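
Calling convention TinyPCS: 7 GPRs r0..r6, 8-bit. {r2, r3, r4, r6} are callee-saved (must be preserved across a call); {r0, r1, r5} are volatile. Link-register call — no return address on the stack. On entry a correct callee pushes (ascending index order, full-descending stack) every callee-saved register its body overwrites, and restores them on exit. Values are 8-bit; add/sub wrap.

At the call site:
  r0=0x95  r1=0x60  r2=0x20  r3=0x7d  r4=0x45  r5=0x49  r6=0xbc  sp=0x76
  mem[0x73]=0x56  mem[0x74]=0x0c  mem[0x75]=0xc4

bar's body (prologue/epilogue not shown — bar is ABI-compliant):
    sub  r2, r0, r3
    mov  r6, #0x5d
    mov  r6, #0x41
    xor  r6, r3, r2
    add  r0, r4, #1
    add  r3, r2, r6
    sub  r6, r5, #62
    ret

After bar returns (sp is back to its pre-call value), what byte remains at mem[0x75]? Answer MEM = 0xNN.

prologue: push r2 → mem[0x75]=0x20, sp=0x75
prologue: push r3 → mem[0x74]=0x7d, sp=0x74
prologue: push r6 → mem[0x73]=0xbc, sp=0x73
body[0] sub  r2, r0, r3 → r2=0x18
body[1] mov  r6, #0x5d → r6=0x5d
body[2] mov  r6, #0x41 → r6=0x41
body[3] xor  r6, r3, r2 → r6=0x65
body[4] add  r0, r4, #1 → r0=0x46
body[5] add  r3, r2, r6 → r3=0x7d
body[6] sub  r6, r5, #62 → r6=0x0b
epilogue: pop r6=0xbc, sp=0x74
epilogue: pop r3=0x7d, sp=0x75
epilogue: pop r2=0x20, sp=0x76
prologue pushed ['r2', 'r3', 'r6'] at ['0x75', '0x74', '0x73']

MEM = 0x20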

◆ **What to do**:
Once you have read the data above, print all of it again exactly.

◆ **Your solution**:
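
Calling convention TinyPCS: 7 GPRs r0..r6, 8-bit. {r2, r3, r4, r6} are callee-saved (must be preserved across a call); {r0, r1, r5} are volatile. Link-register call — no return address on the stack. On entry a correct callee pushes (ascending index order, full-descending stack) every callee-saved register its body overwrites, and restores them on exit. Values are 8-bit; add/sub wrap.

At the call site:
  r0=0x95  r1=0x60  r2=0x20  r3=0x7d  r4=0x45  r5=0x49  r6=0xbc  sp=0x76
  mem[0x73]=0x56  mem[0x74]=0x0c  mem[0x75]=0xc4

bar's body (prologue/epilogue not shown — bar is ABI-compliant):
    sub  r2, r0, r3
    mov  r6, #0x5d
    mov  r6, #0x41
    xor  r6, r3, r2
    add  r0, r4, #1
    add  r3, r2, r6
    sub  r6, r5, #62
    ret

After bar returns (sp is back to its pre-call value), what byte remains at mem[0x75]? Answer MEM = 0xNN.

prologue: push r2 → mem[0x75]=0x20, sp=0x75
prologue: push r3 → mem[0x74]=0x7d, sp=0x74
prologue: push r6 → mem[0x73]=0xbc, sp=0x73
body[0] sub  r2, r0, r3 → r2=0x18
body[1] mov  r6, #0x5d → r6=0x5d
body[2] mov  r6, #0x41 → r6=0x41
body[3] xor  r6, r3, r2 → r6=0x65
body[4] add  r0, r4, #1 → r0=0x46
body[5] add  r3, r2, r6 → r3=0x7d
body[6] sub  r6, r5, #62 → r6=0x0b
epilogue: pop r6=0xbc, sp=0x74
epilogue: pop r3=0x7d, sp=0x75
epilogue: pop r2=0x20, sp=0x76
prologue pushed ['r2', 'r3', 'r6'] at ['0x75', '0x74', '0x73']

MEM = 0x20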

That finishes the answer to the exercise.